*** Supplied entries Section Begins ***

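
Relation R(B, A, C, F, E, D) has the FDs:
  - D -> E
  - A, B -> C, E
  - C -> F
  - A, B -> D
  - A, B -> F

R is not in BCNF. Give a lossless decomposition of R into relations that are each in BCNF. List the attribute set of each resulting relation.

{A, B, C, D}; {C, F}; {D, E}

Candidate key of the original relation: {A, B}.
{A, B, C, D, E, F}: {D} determines {D, E} here but is not a superkey — split on D -> E, giving {D, E} and {A, B, C, D, F}.
{D, E} has no BCNF violation.
{A, B, C, D, F}: {C} determines {C, F} here but is not a superkey — split on C -> F, giving {C, F} and {A, B, C, D}.
{C, F} has no BCNF violation.
{A, B, C, D} has no BCNF violation.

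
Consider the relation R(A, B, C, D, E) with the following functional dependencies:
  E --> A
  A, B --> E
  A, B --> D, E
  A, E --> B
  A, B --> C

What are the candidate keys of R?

{A, B}, {E}

{E}⁺ = {A, B, C, D, E}, which is every attribute, so {E} is a candidate key.
{A, B}⁺ = {A, B, C, D, E}, which is every attribute, so {A, B} is a candidate key.
Any other superkey properly contains one of these, so there are no further candidate keys.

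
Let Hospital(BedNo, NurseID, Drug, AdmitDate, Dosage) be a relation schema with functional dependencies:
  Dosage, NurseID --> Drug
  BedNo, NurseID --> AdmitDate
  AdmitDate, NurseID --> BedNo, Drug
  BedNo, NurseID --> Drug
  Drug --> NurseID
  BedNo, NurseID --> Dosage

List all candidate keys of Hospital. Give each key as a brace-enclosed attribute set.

{AdmitDate, Drug}⁺ = {AdmitDate, BedNo, Dosage, Drug, NurseID}, which is every attribute, so {AdmitDate, Drug} is a candidate key.
{AdmitDate, NurseID}⁺ = {AdmitDate, BedNo, Dosage, Drug, NurseID}, which is every attribute, so {AdmitDate, NurseID} is a candidate key.
{BedNo, Drug}⁺ = {AdmitDate, BedNo, Dosage, Drug, NurseID}, which is every attribute, so {BedNo, Drug} is a candidate key.
{BedNo, NurseID}⁺ = {AdmitDate, BedNo, Dosage, Drug, NurseID}, which is every attribute, so {BedNo, NurseID} is a candidate key.
No proper subset of any of these is a key, and no other minimal superkey exists.

{AdmitDate, Drug}, {AdmitDate, NurseID}, {BedNo, Drug}, {BedNo, NurseID}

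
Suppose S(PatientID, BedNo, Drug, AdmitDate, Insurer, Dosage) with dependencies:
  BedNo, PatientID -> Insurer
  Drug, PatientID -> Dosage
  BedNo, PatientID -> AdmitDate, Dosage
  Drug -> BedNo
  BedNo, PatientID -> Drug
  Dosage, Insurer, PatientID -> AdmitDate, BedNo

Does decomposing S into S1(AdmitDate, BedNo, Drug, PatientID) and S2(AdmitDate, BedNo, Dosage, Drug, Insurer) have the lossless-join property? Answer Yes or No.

The shared attributes are {AdmitDate, BedNo, Drug} and {AdmitDate, BedNo, Drug}⁺ = {AdmitDate, BedNo, Drug}.
The closure covers neither S1 nor S2 entirely; the join is not lossless.

No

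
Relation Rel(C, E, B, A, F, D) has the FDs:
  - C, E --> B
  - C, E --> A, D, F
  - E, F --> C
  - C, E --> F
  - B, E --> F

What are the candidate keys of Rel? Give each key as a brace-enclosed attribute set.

{B, E}, {C, E}, {E, F}

No FD produces {E}, so it must be in every candidate key.
{B, E} is a candidate key since {B, E}⁺ = {A, B, C, D, E, F} covers every attribute.
{C, E} is a candidate key since {C, E}⁺ = {A, B, C, D, E, F} covers every attribute.
{E, F} is a candidate key since {E, F}⁺ = {A, B, C, D, E, F} covers every attribute.
These are minimal and exhaustive — every other superkey contains one of them.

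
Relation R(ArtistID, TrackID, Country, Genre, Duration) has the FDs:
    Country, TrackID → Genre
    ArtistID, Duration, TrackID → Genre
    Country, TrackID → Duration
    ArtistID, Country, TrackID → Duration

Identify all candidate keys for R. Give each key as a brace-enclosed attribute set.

{ArtistID, Country, TrackID} never appear on the right of any FD, so every key must include all of them.
{ArtistID, Country, TrackID}⁺ = {ArtistID, Country, Duration, Genre, TrackID} — all of the relation — so {ArtistID, Country, TrackID} is a candidate key.
No smaller or unrelated set reaches every attribute, so there are no other keys.

{ArtistID, Country, TrackID}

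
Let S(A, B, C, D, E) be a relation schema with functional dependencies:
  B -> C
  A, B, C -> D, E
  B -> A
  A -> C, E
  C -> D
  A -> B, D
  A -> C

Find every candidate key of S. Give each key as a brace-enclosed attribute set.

{A}, {B}

{A} is a candidate key since {A}⁺ = {A, B, C, D, E} covers every attribute.
{B} is a candidate key since {B}⁺ = {A, B, C, D, E} covers every attribute.
These are minimal and exhaustive — every other superkey contains one of them.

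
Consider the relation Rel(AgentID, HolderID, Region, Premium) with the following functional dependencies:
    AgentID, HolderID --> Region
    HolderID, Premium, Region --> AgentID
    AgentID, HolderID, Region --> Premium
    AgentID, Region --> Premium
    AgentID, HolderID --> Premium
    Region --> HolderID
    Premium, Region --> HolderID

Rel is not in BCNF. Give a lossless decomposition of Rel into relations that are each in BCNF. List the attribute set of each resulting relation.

Candidate keys of the original relation: {AgentID, HolderID}, {AgentID, Region}, {Premium, Region}.
{AgentID, HolderID, Premium, Region}: {Region} determines {HolderID, Region} here but is not a superkey — split on Region --> HolderID, giving {HolderID, Region} and {AgentID, Premium, Region}.
{HolderID, Region}: every determinant is a superkey — BCNF.
{AgentID, Premium, Region}: every determinant is a superkey — BCNF.

{AgentID, Premium, Region}; {HolderID, Region}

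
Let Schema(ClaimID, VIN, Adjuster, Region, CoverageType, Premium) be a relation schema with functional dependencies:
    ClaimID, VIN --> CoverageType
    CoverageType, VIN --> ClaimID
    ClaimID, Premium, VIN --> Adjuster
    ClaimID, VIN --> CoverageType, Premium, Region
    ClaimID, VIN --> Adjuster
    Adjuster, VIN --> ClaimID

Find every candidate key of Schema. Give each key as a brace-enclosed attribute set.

Attributes never on any right-hand side: {VIN} — every candidate key must contain it.
{Adjuster, VIN} is a candidate key since {Adjuster, VIN}⁺ = {Adjuster, ClaimID, CoverageType, Premium, Region, VIN} covers every attribute.
{ClaimID, VIN} is a candidate key since {ClaimID, VIN}⁺ = {Adjuster, ClaimID, CoverageType, Premium, Region, VIN} covers every attribute.
{CoverageType, VIN} is a candidate key since {CoverageType, VIN}⁺ = {Adjuster, ClaimID, CoverageType, Premium, Region, VIN} covers every attribute.
No proper subset of any of these is a key, and no other minimal superkey exists.

{Adjuster, VIN}, {ClaimID, VIN}, {CoverageType, VIN}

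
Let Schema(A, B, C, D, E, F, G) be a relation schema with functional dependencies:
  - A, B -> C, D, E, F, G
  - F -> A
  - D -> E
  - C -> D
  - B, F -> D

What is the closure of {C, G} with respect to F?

{C, D, E, G}

Start with {C, G}.
C -> D applies; add {D} → now {C, D, G}.
D -> E applies; add {E} → now {C, D, E, G}.
No further FD applies.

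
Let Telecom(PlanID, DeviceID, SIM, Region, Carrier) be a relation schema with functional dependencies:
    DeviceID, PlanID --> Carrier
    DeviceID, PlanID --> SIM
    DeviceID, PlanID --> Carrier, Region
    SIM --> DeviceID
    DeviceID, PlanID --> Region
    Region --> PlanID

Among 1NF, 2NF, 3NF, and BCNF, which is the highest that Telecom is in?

Candidate keys: {DeviceID, PlanID}, {DeviceID, Region}, {PlanID, SIM}, {Region, SIM}. Prime attributes: {DeviceID, PlanID, Region, SIM}.
SIM --> DeviceID: {SIM}⁺ = {DeviceID, SIM}, which is not all of the attributes, so the left side is not a superkey — BCNF is violated.
Since {DeviceID} ⊆ prime attributes and every other non-superkey FD also has a prime right side, the schema is in 3NF.

3NF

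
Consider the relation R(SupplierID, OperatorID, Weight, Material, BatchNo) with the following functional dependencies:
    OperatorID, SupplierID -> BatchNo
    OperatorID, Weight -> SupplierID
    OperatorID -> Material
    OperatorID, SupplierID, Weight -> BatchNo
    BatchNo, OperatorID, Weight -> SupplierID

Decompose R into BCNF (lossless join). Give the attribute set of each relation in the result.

Candidate key of the original relation: {OperatorID, Weight}.
In {BatchNo, Material, OperatorID, SupplierID, Weight}, {OperatorID, SupplierID} is not a superkey ({OperatorID, SupplierID}⁺ restricted to this set is {BatchNo, Material, OperatorID, SupplierID}), so split on OperatorID, SupplierID -> BatchNo, Material into {BatchNo, Material, OperatorID, SupplierID} and {OperatorID, SupplierID, Weight}.
In {BatchNo, Material, OperatorID, SupplierID}, {OperatorID} is not a superkey ({OperatorID}⁺ restricted to this set is {Material, OperatorID}), so split on OperatorID -> Material into {Material, OperatorID} and {BatchNo, OperatorID, SupplierID}.
{Material, OperatorID} has no BCNF violation.
{BatchNo, OperatorID, SupplierID} has no BCNF violation.
{OperatorID, SupplierID, Weight} has no BCNF violation.

{BatchNo, OperatorID, SupplierID}; {Material, OperatorID}; {OperatorID, SupplierID, Weight}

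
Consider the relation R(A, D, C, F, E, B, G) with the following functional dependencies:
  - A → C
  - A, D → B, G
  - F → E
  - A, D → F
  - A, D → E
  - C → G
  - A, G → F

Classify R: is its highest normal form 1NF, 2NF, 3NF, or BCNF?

Candidate key: {A, D}. Prime attributes: {A, D}.
For A → C we have {A}⁺ = {A, C, E, F, G}; {A} is not a superkey, so BCNF fails.
A → C determines the non-prime attribute {C} from a non-superkey — 3NF is violated.
The proper key subset {A} of {A, D} determines non-prime {C, E, F, G}, so the relation is not even in 2NF.

1NF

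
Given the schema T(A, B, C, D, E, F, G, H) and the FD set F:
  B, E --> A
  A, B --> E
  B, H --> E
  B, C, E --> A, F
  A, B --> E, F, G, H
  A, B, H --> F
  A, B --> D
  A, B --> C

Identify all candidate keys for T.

Attributes never on any right-hand side: {B} — every candidate key must contain it.
{A, B}⁺ = {A, B, C, D, E, F, G, H} — all of the relation — so {A, B} is a candidate key.
{B, E}⁺ = {A, B, C, D, E, F, G, H} — all of the relation — so {B, E} is a candidate key.
{B, H}⁺ = {A, B, C, D, E, F, G, H} — all of the relation — so {B, H} is a candidate key.
These are minimal and exhaustive — every other superkey contains one of them.

{A, B}, {B, E}, {B, H}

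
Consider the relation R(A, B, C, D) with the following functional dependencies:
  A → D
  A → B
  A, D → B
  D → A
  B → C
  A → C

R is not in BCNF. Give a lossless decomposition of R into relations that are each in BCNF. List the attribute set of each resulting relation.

{A, B, D}; {B, C}

Candidate keys of the original relation: {A}, {D}.
{A, B, C, D}: {B} determines {B, C} here but is not a superkey — split on B → C, giving {B, C} and {A, B, D}.
{B, C} is in BCNF.
{A, B, D} is in BCNF.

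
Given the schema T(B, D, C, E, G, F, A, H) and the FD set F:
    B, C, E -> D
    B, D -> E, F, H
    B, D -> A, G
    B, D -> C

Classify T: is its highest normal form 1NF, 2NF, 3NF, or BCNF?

Candidate keys: {B, C, E}, {B, D}. Prime attributes: {B, C, D, E}.
Every FD has a superkey on the left, so the relation is in BCNF.

BCNF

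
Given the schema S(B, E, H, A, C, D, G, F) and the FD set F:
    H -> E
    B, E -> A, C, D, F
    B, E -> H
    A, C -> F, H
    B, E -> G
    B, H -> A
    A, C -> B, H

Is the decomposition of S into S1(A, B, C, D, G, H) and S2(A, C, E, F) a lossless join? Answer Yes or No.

The shared attributes are {A, C} and {A, C}⁺ = {A, B, C, D, E, F, G, H}.
Since S1 ⊆ {A, B, C, D, E, F, G, H}, the intersection is a superkey of S1; the decomposition is lossless.

Yes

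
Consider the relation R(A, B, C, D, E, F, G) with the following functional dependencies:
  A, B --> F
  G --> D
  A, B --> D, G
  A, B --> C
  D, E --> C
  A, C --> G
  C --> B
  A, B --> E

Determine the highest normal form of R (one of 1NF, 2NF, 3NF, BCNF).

3NF

Candidate keys: {A, B}, {A, C}, {A, D, E}, {A, E, G}. Prime attributes: {A, B, C, D, E, G}.
For G --> D we have {G}⁺ = {D, G}; {G} is not a superkey, so BCNF fails.
Its right-hand attributes {D} are all prime, as are those of every other non-superkey FD — the relation is in 3NF.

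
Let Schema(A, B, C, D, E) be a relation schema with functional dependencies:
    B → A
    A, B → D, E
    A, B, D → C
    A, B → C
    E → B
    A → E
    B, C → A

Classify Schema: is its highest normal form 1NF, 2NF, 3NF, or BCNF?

Candidate keys: {A}, {B}, {E}. Prime attributes: {A, B, E}.
Each dependency's left side is a superkey — BCNF holds.

BCNF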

*** Supplied entries Section Ends ***

Assignment:
Out of the data above, return each line where the word "Carrier" can be found.

Solution below:
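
Let Telecom(PlanID, DeviceID, SIM, Region, Carrier) be a relation schema with functional dependencies:
    DeviceID, PlanID --> Carrier
    DeviceID, PlanID --> Carrier, Region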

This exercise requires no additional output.